Exercise prompt - The answer must consist of every record, printed exactly as it stands.

(Stored records)
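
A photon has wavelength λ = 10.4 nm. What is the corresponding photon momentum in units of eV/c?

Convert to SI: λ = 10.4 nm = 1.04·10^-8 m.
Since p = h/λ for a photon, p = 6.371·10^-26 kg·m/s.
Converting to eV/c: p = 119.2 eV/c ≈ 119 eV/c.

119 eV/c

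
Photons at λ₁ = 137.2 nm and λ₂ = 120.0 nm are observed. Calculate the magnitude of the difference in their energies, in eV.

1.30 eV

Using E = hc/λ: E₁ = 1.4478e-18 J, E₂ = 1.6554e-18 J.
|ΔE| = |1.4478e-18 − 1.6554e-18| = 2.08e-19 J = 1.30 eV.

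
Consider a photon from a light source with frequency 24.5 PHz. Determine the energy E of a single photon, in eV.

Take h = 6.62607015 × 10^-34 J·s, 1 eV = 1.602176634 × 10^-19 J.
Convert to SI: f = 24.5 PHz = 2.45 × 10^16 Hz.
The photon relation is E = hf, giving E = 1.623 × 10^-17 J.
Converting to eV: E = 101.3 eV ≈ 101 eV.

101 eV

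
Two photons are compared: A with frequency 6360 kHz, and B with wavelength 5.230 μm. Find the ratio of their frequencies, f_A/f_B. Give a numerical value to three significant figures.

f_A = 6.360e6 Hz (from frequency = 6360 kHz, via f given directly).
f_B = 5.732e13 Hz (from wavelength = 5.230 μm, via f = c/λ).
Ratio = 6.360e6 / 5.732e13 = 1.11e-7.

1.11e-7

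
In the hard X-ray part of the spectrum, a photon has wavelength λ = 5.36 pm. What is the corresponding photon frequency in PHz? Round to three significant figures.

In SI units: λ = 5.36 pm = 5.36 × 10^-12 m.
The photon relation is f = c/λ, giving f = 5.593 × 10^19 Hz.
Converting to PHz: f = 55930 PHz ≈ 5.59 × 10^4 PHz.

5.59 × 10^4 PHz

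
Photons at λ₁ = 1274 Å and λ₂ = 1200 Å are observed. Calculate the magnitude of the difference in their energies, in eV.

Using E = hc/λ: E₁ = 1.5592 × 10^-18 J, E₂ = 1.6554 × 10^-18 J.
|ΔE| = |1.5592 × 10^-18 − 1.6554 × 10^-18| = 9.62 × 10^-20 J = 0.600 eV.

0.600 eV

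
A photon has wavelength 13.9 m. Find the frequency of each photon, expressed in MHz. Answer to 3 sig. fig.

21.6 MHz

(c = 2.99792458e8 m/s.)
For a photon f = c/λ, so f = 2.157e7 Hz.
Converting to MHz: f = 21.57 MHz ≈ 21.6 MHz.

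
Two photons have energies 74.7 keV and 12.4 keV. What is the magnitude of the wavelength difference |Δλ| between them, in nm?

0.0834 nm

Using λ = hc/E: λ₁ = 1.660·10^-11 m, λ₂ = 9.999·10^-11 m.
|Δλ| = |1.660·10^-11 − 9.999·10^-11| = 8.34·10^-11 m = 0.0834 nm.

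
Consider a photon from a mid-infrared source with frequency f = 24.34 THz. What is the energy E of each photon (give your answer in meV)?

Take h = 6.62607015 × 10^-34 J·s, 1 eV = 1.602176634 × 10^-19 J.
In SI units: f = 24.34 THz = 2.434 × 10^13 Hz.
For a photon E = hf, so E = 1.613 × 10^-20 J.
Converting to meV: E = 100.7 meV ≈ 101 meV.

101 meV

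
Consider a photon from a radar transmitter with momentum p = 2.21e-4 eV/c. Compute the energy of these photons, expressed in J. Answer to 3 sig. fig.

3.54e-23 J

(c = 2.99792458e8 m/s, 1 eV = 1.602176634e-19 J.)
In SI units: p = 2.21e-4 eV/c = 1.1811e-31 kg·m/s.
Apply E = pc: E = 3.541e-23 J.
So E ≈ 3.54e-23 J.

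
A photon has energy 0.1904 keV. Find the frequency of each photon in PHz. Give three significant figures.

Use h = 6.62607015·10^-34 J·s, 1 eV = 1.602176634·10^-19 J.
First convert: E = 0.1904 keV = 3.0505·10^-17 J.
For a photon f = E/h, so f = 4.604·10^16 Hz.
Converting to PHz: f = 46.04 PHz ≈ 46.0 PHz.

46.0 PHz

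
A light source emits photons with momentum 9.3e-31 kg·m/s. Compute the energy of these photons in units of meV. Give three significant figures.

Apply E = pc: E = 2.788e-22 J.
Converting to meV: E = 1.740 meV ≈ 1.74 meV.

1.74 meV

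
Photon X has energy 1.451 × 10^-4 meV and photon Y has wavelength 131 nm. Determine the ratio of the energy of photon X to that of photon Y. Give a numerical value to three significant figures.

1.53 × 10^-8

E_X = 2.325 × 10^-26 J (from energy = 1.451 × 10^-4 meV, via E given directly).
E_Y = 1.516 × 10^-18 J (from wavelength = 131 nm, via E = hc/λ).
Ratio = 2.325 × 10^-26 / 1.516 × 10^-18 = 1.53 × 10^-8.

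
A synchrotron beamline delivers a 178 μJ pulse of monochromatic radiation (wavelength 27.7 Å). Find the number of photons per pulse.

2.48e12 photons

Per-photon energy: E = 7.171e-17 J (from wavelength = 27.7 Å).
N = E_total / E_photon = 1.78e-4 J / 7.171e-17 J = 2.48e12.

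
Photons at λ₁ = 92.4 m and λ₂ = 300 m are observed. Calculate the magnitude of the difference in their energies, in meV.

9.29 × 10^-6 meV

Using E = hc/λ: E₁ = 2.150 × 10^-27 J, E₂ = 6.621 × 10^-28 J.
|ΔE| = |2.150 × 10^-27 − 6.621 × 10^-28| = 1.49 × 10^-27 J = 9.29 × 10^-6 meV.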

Answer to this problem -
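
A photon has wavelength λ = 10.4 nm. What is the corresponding photon momentum in units of eV/c?

Convert to SI: λ = 10.4 nm = 1.04·10^-8 m.
Since p = h/λ for a photon, p = 6.371·10^-26 kg·m/s.
Converting to eV/c: p = 119.2 eV/c ≈ 119 eV/c.

119 eV/c

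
Photons at λ₁ = 137.2 nm and λ₂ = 120.0 nm are observed. Calculate the magnitude of the difference in their energies, in eV.

1.30 eV

Using E = hc/λ: E₁ = 1.4478e-18 J, E₂ = 1.6554e-18 J.
|ΔE| = |1.4478e-18 − 1.6554e-18| = 2.08e-19 J = 1.30 eV.

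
Consider a photon from a light source with frequency 24.5 PHz. Determine the energy E of a single photon, in eV.

Take h = 6.62607015 × 10^-34 J·s, 1 eV = 1.602176634 × 10^-19 J.
Convert to SI: f = 24.5 PHz = 2.45 × 10^16 Hz.
The photon relation is E = hf, giving E = 1.623 × 10^-17 J.
Converting to eV: E = 101.3 eV ≈ 101 eV.

101 eV

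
Two photons are compared: A with frequency 6360 kHz, and B with wavelength 5.230 μm. Find the ratio of their frequencies, f_A/f_B. Give a numerical value to three significant figures.

f_A = 6.360e6 Hz (from frequency = 6360 kHz, via f given directly).
f_B = 5.732e13 Hz (from wavelength = 5.230 μm, via f = c/λ).
Ratio = 6.360e6 / 5.732e13 = 1.11e-7.

1.11e-7

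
In the hard X-ray part of the spectrum, a photon has wavelength λ = 5.36 pm. What is the corresponding photon frequency in PHz? Round to three significant figures.

In SI units: λ = 5.36 pm = 5.36 × 10^-12 m.
The photon relation is f = c/λ, giving f = 5.593 × 10^19 Hz.
Converting to PHz: f = 55930 PHz ≈ 5.59 × 10^4 PHz.

5.59 × 10^4 PHz

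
Photons at λ₁ = 1274 Å and λ₂ = 1200 Å are observed. Calculate the magnitude of the difference in their energies, in eV.

Using E = hc/λ: E₁ = 1.5592 × 10^-18 J, E₂ = 1.6554 × 10^-18 J.
|ΔE| = |1.5592 × 10^-18 − 1.6554 × 10^-18| = 9.62 × 10^-20 J = 0.600 eV.

0.600 eV

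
A photon has wavelength 13.9 m. Find the frequency of each photon, expressed in MHz. Answer to 3 sig. fig.

21.6 MHz

(c = 2.99792458e8 m/s.)
For a photon f = c/λ, so f = 2.157e7 Hz.
Converting to MHz: f = 21.57 MHz ≈ 21.6 MHz.

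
Two photons have energies 74.7 keV and 12.4 keV. What is the magnitude of the wavelength difference |Δλ| between them, in nm?

0.0834 nm

Using λ = hc/E: λ₁ = 1.660·10^-11 m, λ₂ = 9.999·10^-11 m.
|Δλ| = |1.660·10^-11 − 9.999·10^-11| = 8.34·10^-11 m = 0.0834 nm.

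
Consider a photon from a mid-infrared source with frequency f = 24.34 THz. What is the energy E of each photon (give your answer in meV)?

Take h = 6.62607015 × 10^-34 J·s, 1 eV = 1.602176634 × 10^-19 J.
In SI units: f = 24.34 THz = 2.434 × 10^13 Hz.
For a photon E = hf, so E = 1.613 × 10^-20 J.
Converting to meV: E = 100.7 meV ≈ 101 meV.

101 meV

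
Consider a photon from a radar transmitter with momentum p = 2.21e-4 eV/c. Compute the energy of these photons, expressed in J. Answer to 3 sig. fig.

3.54e-23 J

(c = 2.99792458e8 m/s, 1 eV = 1.602176634e-19 J.)
In SI units: p = 2.21e-4 eV/c = 1.1811e-31 kg·m/s.
Apply E = pc: E = 3.541e-23 J.
So E ≈ 3.54e-23 J.

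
A photon has energy 0.1904 keV. Find the frequency of each photon in PHz. Give three significant figures.

Use h = 6.62607015·10^-34 J·s, 1 eV = 1.602176634·10^-19 J.
First convert: E = 0.1904 keV = 3.0505·10^-17 J.
For a photon f = E/h, so f = 4.604·10^16 Hz.
Converting to PHz: f = 46.04 PHz ≈ 46.0 PHz.

46.0 PHz

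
A light source emits photons with momentum 9.3e-31 kg·m/s. Compute the energy of these photons in units of meV. Give three significant figures.

Apply E = pc: E = 2.788e-22 J.
Converting to meV: E = 1.740 meV ≈ 1.74 meV.

1.74 meV

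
Photon X has energy 1.451 × 10^-4 meV and photon Y has wavelength 131 nm. Determine the ratio of the energy of photon X to that of photon Y. Give a numerical value to three significant figures.

1.53 × 10^-8

E_X = 2.325 × 10^-26 J (from energy = 1.451 × 10^-4 meV, via E given directly).
E_Y = 1.516 × 10^-18 J (from wavelength = 131 nm, via E = hc/λ).
Ratio = 2.325 × 10^-26 / 1.516 × 10^-18 = 1.53 × 10^-8.

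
A synchrotron beamline delivers a 178 μJ pulse of monochromatic radiation (wavelength 27.7 Å). Find the number of photons per pulse.

2.48e12 photons

Per-photon energy: E = 7.171e-17 J (from wavelength = 27.7 Å).
N = E_total / E_photon = 1.78e-4 J / 7.171e-17 J = 2.48e12.

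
Photons at λ₁ = 92.4 m and λ₂ = 300 m are observed. Calculate the magnitude of the difference in their energies, in meV.

9.29 × 10^-6 meV

Using E = hc/λ: E₁ = 2.150 × 10^-27 J, E₂ = 6.621 × 10^-28 J.
|ΔE| = |2.150 × 10^-27 − 6.621 × 10^-28| = 1.49 × 10^-27 J = 9.29 × 10^-6 meV.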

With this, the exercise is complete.